** Task data **
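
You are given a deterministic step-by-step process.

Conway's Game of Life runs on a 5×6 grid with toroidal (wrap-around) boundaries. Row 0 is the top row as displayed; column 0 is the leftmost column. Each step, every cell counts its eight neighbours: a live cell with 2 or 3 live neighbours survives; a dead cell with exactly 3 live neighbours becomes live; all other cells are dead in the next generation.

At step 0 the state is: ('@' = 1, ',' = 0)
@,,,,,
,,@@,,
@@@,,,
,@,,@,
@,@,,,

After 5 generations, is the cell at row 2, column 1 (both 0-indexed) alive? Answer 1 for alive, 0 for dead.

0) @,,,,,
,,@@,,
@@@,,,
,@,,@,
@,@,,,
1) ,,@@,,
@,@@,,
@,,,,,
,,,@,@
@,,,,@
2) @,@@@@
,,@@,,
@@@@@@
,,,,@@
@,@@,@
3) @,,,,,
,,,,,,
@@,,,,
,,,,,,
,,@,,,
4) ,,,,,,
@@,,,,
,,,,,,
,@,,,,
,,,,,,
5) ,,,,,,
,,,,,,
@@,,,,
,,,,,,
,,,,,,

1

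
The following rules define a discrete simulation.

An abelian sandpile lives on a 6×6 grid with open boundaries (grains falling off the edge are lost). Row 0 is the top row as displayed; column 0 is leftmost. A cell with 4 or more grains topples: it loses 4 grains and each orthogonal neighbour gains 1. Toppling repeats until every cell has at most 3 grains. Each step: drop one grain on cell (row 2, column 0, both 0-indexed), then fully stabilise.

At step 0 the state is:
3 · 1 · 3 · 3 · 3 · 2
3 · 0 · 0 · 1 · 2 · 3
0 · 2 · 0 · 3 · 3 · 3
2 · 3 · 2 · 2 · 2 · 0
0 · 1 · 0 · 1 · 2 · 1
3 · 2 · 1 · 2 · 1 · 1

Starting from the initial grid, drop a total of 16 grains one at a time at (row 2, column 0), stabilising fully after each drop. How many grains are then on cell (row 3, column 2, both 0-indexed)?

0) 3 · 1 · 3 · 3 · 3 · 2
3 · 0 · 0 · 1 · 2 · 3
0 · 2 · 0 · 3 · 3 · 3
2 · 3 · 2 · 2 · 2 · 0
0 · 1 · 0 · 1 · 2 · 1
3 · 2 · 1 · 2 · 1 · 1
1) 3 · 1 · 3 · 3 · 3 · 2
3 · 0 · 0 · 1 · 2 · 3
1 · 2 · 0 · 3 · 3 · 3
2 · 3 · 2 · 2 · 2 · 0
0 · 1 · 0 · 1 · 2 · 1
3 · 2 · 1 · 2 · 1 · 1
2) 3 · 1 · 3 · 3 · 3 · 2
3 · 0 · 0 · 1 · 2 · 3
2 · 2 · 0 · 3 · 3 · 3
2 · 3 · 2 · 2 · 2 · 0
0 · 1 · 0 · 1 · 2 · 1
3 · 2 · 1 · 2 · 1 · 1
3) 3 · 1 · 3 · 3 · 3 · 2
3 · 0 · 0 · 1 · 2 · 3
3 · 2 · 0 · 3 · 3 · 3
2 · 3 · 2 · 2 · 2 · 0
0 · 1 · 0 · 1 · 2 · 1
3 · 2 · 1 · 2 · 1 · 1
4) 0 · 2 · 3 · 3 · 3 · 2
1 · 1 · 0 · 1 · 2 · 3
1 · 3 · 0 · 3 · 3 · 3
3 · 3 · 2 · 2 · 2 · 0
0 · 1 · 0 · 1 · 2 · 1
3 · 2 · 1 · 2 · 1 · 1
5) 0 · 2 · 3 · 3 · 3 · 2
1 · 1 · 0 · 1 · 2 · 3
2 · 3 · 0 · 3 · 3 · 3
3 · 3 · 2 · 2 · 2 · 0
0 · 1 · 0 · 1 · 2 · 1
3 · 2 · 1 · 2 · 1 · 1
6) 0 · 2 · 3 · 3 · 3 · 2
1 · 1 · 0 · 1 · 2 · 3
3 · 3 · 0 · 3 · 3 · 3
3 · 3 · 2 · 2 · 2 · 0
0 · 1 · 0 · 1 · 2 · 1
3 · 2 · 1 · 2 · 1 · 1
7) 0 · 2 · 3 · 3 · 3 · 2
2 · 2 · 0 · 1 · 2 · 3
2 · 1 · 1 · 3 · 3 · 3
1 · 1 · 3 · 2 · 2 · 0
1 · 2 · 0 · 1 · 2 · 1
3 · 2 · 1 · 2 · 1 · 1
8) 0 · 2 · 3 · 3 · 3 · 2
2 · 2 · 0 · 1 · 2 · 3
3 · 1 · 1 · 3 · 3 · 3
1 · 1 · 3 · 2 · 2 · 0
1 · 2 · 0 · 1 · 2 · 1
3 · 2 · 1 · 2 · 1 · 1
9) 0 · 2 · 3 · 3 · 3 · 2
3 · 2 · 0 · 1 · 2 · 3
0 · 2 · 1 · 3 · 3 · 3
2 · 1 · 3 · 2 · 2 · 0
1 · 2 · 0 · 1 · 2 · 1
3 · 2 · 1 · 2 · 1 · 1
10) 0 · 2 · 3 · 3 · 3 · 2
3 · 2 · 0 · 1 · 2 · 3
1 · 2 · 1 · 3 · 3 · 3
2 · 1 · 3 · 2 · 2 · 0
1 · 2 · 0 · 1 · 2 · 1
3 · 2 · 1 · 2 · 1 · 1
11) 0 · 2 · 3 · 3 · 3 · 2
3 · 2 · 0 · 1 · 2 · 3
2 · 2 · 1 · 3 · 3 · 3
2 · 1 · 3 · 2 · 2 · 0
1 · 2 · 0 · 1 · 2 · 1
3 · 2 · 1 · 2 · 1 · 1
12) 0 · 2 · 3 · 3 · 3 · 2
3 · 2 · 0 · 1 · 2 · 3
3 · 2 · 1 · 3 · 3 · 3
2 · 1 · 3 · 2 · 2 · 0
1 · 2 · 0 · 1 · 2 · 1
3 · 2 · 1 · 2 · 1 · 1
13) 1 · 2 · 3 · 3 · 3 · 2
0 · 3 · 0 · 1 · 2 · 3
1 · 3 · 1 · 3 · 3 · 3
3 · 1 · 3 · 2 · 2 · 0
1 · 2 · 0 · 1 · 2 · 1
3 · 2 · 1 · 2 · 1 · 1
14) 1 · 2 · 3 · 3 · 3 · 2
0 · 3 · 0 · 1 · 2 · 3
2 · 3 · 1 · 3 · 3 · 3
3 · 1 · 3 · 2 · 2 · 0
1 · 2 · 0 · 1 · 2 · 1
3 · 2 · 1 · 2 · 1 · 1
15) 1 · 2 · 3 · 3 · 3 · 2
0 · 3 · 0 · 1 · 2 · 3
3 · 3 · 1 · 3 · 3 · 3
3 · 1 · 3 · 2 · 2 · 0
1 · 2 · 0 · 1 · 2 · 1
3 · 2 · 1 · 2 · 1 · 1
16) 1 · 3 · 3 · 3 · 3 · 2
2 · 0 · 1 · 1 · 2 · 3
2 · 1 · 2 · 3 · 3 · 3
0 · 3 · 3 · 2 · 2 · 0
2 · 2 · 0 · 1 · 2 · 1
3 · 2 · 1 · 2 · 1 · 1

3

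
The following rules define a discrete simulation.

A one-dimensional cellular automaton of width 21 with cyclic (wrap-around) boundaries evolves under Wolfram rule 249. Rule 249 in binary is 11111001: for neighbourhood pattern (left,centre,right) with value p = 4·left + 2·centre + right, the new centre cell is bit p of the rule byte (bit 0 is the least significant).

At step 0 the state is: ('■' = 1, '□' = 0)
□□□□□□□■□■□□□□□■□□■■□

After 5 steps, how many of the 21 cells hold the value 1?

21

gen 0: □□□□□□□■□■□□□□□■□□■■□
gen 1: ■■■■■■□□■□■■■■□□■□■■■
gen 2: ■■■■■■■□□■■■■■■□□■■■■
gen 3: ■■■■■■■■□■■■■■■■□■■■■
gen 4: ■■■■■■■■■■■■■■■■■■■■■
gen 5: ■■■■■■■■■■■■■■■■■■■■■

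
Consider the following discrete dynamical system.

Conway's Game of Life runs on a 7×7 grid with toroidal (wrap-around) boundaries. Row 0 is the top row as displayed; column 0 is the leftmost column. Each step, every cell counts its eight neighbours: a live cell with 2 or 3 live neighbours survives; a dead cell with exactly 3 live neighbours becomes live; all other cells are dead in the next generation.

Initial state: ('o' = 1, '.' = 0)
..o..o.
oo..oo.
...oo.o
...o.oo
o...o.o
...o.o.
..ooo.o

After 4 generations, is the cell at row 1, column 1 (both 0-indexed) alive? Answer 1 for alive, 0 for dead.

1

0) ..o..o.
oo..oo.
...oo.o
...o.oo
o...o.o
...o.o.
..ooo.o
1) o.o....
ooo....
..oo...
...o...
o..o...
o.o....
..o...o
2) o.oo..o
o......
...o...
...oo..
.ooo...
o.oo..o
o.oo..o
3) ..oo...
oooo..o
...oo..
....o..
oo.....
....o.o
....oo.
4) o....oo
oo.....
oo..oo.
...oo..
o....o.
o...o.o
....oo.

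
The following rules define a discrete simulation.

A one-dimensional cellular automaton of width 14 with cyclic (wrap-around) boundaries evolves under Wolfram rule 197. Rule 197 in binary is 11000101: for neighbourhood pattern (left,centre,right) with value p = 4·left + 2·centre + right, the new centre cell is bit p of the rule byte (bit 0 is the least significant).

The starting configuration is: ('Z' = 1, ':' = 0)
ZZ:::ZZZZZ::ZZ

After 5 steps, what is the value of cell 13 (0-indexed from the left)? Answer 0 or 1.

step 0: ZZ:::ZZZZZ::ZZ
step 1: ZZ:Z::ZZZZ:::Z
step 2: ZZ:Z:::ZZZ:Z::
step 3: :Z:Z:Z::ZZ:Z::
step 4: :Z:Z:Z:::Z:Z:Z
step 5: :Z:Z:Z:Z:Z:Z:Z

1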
* * *
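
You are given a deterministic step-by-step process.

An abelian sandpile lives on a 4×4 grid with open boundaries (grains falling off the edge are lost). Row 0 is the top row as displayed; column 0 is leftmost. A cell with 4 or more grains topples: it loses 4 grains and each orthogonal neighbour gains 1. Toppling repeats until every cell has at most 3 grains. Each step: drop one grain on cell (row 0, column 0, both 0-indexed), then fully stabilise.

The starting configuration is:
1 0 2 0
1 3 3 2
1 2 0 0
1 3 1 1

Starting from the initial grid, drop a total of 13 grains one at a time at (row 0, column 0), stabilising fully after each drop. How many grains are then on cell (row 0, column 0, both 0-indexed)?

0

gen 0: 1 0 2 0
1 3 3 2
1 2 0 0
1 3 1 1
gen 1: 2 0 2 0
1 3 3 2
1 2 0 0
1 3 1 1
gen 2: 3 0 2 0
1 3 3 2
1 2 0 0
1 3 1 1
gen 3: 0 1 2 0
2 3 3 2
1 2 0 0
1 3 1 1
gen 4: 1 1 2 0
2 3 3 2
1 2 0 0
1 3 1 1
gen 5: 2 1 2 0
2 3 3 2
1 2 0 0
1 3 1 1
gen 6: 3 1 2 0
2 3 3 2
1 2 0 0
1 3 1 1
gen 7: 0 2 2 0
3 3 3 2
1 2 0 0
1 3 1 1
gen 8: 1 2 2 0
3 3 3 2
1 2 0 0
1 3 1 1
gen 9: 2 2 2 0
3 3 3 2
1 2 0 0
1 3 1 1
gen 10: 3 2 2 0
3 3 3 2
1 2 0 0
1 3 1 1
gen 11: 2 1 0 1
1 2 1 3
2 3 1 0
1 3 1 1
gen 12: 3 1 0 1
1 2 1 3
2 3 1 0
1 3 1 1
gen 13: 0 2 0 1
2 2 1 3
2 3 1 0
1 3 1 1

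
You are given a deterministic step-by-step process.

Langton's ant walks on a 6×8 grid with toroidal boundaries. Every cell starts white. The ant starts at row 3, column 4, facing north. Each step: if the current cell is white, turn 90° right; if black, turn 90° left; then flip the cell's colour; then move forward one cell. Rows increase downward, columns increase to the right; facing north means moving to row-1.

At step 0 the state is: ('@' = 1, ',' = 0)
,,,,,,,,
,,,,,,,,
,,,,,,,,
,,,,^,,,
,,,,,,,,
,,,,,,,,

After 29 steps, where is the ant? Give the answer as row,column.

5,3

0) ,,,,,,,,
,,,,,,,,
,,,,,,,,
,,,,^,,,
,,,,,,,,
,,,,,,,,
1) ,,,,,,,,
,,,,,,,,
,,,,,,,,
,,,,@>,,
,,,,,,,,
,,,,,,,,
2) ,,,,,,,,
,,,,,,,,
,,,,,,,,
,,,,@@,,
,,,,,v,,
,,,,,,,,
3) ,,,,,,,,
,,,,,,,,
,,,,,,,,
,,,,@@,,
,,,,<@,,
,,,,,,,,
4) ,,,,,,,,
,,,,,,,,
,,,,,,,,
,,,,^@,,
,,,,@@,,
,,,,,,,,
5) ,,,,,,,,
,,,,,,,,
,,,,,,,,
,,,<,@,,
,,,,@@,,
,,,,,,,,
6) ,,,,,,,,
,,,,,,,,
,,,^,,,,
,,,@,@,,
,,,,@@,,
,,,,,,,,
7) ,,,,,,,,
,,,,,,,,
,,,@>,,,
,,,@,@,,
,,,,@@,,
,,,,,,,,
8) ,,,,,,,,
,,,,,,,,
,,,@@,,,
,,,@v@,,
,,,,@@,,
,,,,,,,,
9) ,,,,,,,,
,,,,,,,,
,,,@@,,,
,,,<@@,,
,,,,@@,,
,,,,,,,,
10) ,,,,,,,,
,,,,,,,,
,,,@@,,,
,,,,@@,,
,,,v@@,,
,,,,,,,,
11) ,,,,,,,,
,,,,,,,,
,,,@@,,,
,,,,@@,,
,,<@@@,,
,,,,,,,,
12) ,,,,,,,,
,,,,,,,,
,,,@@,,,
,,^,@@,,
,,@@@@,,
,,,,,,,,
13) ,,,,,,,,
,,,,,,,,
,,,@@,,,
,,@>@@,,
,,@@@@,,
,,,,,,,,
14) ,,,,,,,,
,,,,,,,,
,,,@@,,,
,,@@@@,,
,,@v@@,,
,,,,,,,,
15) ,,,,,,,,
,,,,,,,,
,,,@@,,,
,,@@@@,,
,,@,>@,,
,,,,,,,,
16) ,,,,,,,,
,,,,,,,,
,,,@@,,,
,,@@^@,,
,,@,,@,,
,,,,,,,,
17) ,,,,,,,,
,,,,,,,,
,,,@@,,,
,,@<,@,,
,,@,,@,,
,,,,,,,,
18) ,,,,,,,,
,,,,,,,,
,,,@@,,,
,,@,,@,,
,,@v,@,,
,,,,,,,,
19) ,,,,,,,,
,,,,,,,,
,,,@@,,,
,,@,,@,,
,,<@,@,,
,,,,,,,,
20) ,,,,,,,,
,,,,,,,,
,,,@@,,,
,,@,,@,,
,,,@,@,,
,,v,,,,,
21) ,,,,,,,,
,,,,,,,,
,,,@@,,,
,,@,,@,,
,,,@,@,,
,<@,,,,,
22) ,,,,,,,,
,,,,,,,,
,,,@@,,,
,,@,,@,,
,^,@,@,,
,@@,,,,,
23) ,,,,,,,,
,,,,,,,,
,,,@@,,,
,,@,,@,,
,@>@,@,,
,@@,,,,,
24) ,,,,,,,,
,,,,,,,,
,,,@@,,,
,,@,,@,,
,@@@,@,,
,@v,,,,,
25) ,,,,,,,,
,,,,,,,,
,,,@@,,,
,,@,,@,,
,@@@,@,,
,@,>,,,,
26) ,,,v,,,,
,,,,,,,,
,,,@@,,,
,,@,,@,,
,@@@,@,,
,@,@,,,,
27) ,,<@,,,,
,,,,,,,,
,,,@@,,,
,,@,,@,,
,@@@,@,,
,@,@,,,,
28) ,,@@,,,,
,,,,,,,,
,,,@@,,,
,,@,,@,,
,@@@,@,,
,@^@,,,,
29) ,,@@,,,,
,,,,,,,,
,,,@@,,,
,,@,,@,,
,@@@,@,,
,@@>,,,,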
...
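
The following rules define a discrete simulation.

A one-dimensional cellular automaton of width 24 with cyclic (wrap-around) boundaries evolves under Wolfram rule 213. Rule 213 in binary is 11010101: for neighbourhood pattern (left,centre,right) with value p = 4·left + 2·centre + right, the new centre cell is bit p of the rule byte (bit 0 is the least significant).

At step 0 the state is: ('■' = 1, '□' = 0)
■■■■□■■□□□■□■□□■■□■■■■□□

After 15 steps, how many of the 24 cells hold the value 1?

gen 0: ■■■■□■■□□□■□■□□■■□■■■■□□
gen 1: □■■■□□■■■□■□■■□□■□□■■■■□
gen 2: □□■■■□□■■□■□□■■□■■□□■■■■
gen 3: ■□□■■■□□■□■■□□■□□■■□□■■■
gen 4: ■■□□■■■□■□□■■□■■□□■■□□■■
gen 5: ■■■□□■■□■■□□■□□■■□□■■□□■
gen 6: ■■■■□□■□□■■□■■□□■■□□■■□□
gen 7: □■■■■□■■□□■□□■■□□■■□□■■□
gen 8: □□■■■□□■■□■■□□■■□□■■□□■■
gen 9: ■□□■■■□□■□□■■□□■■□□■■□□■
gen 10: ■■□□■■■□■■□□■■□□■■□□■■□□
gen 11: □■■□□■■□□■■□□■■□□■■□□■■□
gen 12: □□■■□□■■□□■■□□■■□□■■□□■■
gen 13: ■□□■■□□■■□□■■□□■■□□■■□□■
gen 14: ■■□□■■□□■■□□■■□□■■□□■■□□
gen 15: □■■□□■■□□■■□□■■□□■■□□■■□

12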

** What to do **
Since only a number is wanted, report how many lines of the listing include the word "topples".

** Expected answer **
2